How to complete this task: What is the number of lines in these entries that contain "coordinates"? State it alone.

Information supplied:
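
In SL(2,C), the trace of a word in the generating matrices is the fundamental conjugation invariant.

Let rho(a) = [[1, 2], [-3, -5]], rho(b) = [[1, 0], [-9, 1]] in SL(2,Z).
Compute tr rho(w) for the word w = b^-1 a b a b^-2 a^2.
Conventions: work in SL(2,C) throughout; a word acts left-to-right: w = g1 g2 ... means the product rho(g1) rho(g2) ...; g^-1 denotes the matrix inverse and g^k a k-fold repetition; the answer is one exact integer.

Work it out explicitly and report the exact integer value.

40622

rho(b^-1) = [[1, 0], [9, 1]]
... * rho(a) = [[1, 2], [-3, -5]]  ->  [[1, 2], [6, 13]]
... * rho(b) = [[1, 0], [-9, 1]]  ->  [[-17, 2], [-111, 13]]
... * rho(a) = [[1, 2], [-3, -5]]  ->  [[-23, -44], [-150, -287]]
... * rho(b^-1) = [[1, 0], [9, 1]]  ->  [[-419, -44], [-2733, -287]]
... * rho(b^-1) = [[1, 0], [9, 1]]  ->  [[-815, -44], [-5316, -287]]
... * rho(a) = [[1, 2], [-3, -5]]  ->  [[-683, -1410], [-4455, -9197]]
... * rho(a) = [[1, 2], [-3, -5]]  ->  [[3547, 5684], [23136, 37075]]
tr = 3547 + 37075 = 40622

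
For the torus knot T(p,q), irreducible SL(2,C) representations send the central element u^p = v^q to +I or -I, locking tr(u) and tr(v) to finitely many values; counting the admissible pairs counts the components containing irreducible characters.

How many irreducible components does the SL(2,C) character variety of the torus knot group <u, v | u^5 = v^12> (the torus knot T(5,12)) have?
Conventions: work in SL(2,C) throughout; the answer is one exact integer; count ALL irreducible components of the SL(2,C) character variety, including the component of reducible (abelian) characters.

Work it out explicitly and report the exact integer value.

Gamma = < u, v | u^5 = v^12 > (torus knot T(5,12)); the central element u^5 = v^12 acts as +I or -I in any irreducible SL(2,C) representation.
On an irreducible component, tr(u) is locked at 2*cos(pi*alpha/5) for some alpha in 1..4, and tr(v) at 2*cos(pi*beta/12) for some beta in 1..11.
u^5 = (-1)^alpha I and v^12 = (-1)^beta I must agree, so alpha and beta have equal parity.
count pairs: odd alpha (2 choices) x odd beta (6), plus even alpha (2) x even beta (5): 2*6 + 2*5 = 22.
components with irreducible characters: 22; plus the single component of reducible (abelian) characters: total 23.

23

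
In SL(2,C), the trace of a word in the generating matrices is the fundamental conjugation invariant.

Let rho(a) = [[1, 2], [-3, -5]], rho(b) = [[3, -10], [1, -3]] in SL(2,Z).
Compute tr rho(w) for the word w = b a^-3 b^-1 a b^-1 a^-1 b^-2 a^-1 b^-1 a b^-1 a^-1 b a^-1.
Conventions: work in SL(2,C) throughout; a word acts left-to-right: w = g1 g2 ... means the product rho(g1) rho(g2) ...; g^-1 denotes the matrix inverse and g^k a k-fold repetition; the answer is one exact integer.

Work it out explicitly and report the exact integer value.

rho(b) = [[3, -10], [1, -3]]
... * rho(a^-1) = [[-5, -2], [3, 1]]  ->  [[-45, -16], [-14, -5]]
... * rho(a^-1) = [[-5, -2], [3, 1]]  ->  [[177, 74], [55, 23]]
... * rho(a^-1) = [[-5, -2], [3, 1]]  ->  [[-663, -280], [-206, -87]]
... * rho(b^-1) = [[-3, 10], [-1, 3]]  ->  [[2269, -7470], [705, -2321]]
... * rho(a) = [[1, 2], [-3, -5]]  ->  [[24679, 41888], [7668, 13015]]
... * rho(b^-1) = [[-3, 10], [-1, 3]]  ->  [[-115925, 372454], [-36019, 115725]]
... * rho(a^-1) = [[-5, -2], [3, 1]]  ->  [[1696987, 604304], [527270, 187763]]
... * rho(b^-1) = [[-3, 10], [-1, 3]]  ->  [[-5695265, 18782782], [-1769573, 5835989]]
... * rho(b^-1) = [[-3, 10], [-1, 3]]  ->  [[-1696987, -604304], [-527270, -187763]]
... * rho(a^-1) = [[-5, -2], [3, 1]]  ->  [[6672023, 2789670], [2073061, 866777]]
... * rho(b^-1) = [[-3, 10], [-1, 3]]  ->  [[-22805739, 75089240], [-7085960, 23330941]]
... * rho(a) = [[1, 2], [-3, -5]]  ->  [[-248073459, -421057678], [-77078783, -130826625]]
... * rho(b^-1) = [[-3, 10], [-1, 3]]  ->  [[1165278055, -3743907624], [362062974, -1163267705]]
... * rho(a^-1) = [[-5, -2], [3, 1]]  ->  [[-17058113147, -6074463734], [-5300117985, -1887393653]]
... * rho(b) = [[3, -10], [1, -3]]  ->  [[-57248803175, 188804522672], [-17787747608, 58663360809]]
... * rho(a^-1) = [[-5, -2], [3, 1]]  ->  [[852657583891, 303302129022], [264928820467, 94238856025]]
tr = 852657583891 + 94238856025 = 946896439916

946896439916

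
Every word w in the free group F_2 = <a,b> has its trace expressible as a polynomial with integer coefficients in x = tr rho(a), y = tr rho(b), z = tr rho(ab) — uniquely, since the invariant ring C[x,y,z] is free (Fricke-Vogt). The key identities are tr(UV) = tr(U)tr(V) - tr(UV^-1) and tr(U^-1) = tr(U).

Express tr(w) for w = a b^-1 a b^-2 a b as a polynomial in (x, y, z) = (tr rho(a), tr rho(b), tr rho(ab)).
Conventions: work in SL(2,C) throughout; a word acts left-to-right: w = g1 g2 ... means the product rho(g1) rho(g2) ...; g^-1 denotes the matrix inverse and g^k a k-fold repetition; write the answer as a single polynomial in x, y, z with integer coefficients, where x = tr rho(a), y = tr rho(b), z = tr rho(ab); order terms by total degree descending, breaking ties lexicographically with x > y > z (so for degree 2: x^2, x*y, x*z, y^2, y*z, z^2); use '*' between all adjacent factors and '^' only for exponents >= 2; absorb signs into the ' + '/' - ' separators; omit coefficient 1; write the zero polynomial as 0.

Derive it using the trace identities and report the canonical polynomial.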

---

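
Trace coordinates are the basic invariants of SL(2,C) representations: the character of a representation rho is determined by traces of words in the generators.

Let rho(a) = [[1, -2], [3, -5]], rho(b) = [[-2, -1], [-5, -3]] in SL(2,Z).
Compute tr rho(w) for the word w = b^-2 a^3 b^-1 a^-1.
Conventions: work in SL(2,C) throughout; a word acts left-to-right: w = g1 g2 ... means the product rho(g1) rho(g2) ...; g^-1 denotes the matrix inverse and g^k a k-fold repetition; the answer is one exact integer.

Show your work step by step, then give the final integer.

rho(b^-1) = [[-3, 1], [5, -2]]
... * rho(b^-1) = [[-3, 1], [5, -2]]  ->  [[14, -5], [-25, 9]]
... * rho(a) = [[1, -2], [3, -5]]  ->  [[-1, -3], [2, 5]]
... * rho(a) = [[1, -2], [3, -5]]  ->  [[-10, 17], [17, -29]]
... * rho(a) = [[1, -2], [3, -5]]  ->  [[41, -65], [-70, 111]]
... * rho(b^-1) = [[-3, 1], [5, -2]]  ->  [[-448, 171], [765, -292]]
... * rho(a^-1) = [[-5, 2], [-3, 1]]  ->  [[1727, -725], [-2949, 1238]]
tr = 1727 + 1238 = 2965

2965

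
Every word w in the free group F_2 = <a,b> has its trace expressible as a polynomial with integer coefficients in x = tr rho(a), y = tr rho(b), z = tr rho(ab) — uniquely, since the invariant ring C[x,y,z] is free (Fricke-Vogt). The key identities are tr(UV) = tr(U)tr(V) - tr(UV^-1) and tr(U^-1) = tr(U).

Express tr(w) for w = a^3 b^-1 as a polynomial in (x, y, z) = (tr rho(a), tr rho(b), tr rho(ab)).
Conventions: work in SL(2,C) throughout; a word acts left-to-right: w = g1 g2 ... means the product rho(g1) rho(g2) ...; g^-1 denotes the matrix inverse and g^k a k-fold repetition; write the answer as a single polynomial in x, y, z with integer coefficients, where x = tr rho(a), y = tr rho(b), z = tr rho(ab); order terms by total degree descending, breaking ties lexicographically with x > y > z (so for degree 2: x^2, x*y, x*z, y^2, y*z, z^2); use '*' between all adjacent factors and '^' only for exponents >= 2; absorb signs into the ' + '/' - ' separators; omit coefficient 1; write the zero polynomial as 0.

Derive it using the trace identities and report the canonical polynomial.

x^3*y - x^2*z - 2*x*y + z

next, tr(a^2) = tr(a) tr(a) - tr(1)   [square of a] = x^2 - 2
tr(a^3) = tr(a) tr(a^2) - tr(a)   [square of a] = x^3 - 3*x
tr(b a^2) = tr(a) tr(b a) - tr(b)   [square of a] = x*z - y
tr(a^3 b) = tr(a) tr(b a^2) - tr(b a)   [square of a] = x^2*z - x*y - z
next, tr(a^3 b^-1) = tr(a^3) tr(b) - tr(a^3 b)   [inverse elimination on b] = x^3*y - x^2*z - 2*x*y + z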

...

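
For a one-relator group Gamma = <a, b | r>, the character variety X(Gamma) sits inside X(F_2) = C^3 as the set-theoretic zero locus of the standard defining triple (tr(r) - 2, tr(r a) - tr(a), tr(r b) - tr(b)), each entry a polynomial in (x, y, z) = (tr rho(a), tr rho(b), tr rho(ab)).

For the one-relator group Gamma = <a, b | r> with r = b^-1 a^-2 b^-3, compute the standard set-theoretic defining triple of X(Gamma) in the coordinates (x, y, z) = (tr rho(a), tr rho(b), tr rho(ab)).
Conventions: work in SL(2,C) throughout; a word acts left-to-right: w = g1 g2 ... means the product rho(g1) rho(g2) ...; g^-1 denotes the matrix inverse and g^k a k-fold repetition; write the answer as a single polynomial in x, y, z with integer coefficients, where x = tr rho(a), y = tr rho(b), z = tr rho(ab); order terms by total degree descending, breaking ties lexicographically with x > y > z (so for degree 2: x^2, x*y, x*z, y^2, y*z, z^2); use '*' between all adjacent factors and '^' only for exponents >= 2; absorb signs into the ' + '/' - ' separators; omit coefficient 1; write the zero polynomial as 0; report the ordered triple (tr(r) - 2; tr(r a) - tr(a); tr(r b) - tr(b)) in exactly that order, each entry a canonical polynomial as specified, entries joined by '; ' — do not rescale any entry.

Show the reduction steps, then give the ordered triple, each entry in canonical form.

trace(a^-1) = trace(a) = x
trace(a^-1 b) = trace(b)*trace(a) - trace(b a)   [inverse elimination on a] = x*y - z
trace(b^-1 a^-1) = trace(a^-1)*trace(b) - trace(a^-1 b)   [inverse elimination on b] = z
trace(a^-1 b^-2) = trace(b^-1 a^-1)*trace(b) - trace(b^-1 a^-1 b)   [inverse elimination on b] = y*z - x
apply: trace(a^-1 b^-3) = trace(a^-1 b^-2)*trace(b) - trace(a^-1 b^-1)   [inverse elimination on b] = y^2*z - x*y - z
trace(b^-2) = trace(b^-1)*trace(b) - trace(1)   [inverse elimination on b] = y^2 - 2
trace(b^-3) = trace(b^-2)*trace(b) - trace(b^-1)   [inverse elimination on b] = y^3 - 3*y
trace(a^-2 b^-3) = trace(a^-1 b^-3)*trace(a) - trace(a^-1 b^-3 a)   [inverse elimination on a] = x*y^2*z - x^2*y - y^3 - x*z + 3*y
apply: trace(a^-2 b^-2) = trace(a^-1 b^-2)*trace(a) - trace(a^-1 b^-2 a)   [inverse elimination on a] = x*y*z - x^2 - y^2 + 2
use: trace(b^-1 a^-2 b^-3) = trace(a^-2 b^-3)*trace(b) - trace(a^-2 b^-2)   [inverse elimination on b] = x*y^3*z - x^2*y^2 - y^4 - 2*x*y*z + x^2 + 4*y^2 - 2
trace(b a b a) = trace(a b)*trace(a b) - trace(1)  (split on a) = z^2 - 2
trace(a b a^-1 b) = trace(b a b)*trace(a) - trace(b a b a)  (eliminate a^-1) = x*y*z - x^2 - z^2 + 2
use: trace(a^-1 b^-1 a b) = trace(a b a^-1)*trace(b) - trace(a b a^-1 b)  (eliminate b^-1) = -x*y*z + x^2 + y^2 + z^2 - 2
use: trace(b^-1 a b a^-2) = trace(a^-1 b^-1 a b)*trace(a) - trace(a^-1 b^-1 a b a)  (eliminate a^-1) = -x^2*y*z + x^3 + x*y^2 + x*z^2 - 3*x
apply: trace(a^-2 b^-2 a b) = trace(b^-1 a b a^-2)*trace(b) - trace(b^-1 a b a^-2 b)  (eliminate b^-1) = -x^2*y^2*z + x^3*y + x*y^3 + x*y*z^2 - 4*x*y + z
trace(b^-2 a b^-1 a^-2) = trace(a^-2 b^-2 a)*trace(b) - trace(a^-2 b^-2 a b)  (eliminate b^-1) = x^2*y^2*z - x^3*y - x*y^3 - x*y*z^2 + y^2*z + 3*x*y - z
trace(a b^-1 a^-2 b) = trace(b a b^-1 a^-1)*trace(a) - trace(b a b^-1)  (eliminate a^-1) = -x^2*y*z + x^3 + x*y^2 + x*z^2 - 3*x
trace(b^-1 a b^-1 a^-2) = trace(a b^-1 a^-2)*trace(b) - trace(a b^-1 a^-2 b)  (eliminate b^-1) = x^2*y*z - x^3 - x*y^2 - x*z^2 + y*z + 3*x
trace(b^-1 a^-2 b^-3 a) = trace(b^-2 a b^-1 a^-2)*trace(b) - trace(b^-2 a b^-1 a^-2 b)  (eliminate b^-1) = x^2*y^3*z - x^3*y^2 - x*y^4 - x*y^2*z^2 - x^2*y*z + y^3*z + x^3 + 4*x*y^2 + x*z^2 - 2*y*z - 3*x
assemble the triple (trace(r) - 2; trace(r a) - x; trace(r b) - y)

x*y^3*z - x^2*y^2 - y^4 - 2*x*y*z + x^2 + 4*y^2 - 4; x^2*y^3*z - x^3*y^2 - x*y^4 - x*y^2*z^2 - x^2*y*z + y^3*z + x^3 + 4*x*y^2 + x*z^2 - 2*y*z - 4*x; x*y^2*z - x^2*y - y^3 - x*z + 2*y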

Output for this exercise: 2